### Work to be completed
Which lines below contain "Compute"? Pull them out.
========================
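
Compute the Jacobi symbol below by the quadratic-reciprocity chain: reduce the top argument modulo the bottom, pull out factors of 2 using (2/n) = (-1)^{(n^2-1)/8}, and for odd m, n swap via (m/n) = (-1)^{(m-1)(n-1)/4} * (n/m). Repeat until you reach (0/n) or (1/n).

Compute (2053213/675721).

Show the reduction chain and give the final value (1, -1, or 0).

(2053213/675721): 2053213 mod 675721 = 26050, so (2053213/675721) = (26050/675721)
factor out 2^1: 26050 = 2^1·13025; with 675721 mod 8 = 1, (2/675721) = +1; sign now +1; continue with (13025/675721)
flip (13025/675721) -> (675721/13025): both odd, 13025 mod 4 = 1, 675721 mod 4 = 1, so the flip contributes +1; sign now +1
(675721/13025): 675721 mod 13025 = 11446, so (675721/13025) = (11446/13025)
factor out 2^1: 11446 = 2^1·5723; with 13025 mod 8 = 1, (2/13025) = +1; sign now +1; continue with (5723/13025)
flip (5723/13025) -> (13025/5723): both odd, 5723 mod 4 = 3, 13025 mod 4 = 1, so the flip contributes +1; sign now +1
(13025/5723): 13025 mod 5723 = 1579, so (13025/5723) = (1579/5723)
flip (1579/5723) -> (5723/1579): both odd, 1579 mod 4 = 3, 5723 mod 4 = 3, so the flip contributes -1; sign now -1
(5723/1579): 5723 mod 1579 = 986, so (5723/1579) = (986/1579)
factor out 2^1: 986 = 2^1·493; with 1579 mod 8 = 3, (2/1579) = -1; sign now +1; continue with (493/1579)
flip (493/1579) -> (1579/493): both odd, 493 mod 4 = 1, 1579 mod 4 = 3, so the flip contributes +1; sign now +1
(1579/493): 1579 mod 493 = 100, so (1579/493) = (100/493)
factor out 2^2: 100 = 2^2·25; with 493 mod 8 = 5, (2/493) = -1; sign now +1; continue with (25/493)
flip (25/493) -> (493/25): both odd, 25 mod 4 = 1, 493 mod 4 = 1, so the flip contributes +1; sign now +1
(493/25): 493 mod 25 = 18, so (493/25) = (18/25)
factor out 2^1: 18 = 2^1·9; with 25 mod 8 = 1, (2/25) = +1; sign now +1; continue with (9/25)
flip (9/25) -> (25/9): both odd, 9 mod 4 = 1, 25 mod 4 = 1, so the flip contributes +1; sign now +1
(25/9): 25 mod 9 = 7, so (25/9) = (7/9)
flip (7/9) -> (9/7): both odd, 7 mod 4 = 3, 9 mod 4 = 1, so the flip contributes +1; sign now +1
(9/7): 9 mod 7 = 2, so (9/7) = (2/7)
factor out 2^1: 2 = 2^1·1; with 7 mod 8 = 7, (2/7) = +1; sign now +1; continue with (1/7)
reached (1/7) = 1, so the symbol is +1

1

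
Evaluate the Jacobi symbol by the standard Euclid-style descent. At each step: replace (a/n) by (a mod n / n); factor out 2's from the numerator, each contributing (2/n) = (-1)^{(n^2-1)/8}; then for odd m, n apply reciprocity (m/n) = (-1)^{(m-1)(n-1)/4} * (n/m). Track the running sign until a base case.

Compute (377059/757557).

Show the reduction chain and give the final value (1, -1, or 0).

flip (377059/757557) -> (757557/377059): both odd, 377059 mod 4 = 3, 757557 mod 4 = 1, so the flip contributes +1; sign now +1
(757557/377059): 757557 mod 377059 = 3439, so (757557/377059) = (3439/377059)
flip (3439/377059) -> (377059/3439): both odd, 3439 mod 4 = 3, 377059 mod 4 = 3, so the flip contributes -1; sign now -1
(377059/3439): 377059 mod 3439 = 2208, so (377059/3439) = (2208/3439)
factor out 2^5: 2208 = 2^5·69; with 3439 mod 8 = 7, (2/3439) = +1; sign now -1; continue with (69/3439)
flip (69/3439) -> (3439/69): both odd, 69 mod 4 = 1, 3439 mod 4 = 3, so the flip contributes +1; sign now -1
(3439/69): 3439 mod 69 = 58, so (3439/69) = (58/69)
factor out 2^1: 58 = 2^1·29; with 69 mod 8 = 5, (2/69) = -1; sign now +1; continue with (29/69)
flip (29/69) -> (69/29): both odd, 29 mod 4 = 1, 69 mod 4 = 1, so the flip contributes +1; sign now +1
(69/29): 69 mod 29 = 11, so (69/29) = (11/29)
flip (11/29) -> (29/11): both odd, 11 mod 4 = 3, 29 mod 4 = 1, so the flip contributes +1; sign now +1
(29/11): 29 mod 11 = 7, so (29/11) = (7/11)
flip (7/11) -> (11/7): both odd, 7 mod 4 = 3, 11 mod 4 = 3, so the flip contributes -1; sign now -1
(11/7): 11 mod 7 = 4, so (11/7) = (4/7)
factor out 2^2: 4 = 2^2·1; with 7 mod 8 = 7, (2/7) = +1; sign now -1; continue with (1/7)
reached (1/7) = 1, so the symbol is -1

-1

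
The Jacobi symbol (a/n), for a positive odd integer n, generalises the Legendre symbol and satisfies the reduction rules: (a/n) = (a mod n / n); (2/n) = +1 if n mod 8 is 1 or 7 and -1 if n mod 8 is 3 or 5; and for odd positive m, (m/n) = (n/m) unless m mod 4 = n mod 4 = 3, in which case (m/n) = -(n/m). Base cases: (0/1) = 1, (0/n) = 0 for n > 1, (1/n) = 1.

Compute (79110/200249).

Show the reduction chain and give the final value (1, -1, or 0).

79110 = 2^1·39555; (2/200249) = +1 since 200249 mod 8 = 1, so (79110/200249) = (+1)^1·(39555/200249); sign now +1
reciprocity: (39555/200249) = +1·(200249/39555) since 39555 mod 4 = 3, 200249 mod 4 = 1; sign now +1
(200249/39555) = (2474/39555)   [reduce mod 39555]
2474 = 2^1·1237; (2/39555) = -1 since 39555 mod 8 = 3, so (2474/39555) = (-1)^1·(1237/39555); sign now -1
reciprocity: (1237/39555) = +1·(39555/1237) since 1237 mod 4 = 1, 39555 mod 4 = 3; sign now -1
(39555/1237) = (1208/1237)   [reduce mod 1237]
1208 = 2^3·151; (2/1237) = -1 since 1237 mod 8 = 5, so (1208/1237) = (-1)^3·(151/1237); sign now +1
reciprocity: (151/1237) = +1·(1237/151) since 151 mod 4 = 3, 1237 mod 4 = 1; sign now +1
(1237/151) = (29/151)   [reduce mod 151]
reciprocity: (29/151) = +1·(151/29) since 29 mod 4 = 1, 151 mod 4 = 3; sign now +1
(151/29) = (6/29)   [reduce mod 29]
6 = 2^1·3; (2/29) = -1 since 29 mod 8 = 5, so (6/29) = (-1)^1·(3/29); sign now -1
reciprocity: (3/29) = +1·(29/3) since 3 mod 4 = 3, 29 mod 4 = 1; sign now -1
(29/3) = (2/3)   [reduce mod 3]
2 = 2^1·1; (2/3) = -1 since 3 mod 8 = 3, so (2/3) = (-1)^1·(1/3); sign now +1
(1/3) = 1; final value = sign = +1

1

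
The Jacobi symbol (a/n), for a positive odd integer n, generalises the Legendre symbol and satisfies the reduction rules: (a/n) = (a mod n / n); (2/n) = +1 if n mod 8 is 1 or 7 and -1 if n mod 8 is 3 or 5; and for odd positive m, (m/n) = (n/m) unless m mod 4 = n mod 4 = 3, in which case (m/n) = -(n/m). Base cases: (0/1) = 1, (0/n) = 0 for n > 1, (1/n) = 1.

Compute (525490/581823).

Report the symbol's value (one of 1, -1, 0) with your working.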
========================
### Reply
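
Compute the Jacobi symbol below by the quadratic-reciprocity chain: reduce the top argument modulo the bottom, pull out factors of 2 using (2/n) = (-1)^{(n^2-1)/8}, and for odd m, n swap via (m/n) = (-1)^{(m-1)(n-1)/4} * (n/m). Repeat until you reach (0/n) or (1/n).
Compute (2053213/675721).
Compute (377059/757557).
Compute (79110/200249).
Compute (525490/581823).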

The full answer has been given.